#### Requirement
Character for character, write out the data below.

#### Given records
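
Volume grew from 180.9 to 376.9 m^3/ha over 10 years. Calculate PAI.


Formula: PAI = (V_T2 - V_T1) / (T2 - T1)
Volume increment = 376.9 - 180.9 = 196.0 m^3/ha
PAI = 196.0 / 10 = 19.6 m^3/ha/year

19.6


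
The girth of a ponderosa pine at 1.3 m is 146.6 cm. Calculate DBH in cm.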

#### Answer area
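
Volume grew from 180.9 to 376.9 m^3/ha over 10 years. Calculate PAI.


Formula: PAI = (V_T2 - V_T1) / (T2 - T1)
Volume increment = 376.9 - 180.9 = 196.0 m^3/ha
PAI = 196.0 / 10 = 19.6 m^3/ha/year

19.6


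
The girth of a ponderosa pine at 1.3 m is 146.6 cm. Calculate DBH in cm.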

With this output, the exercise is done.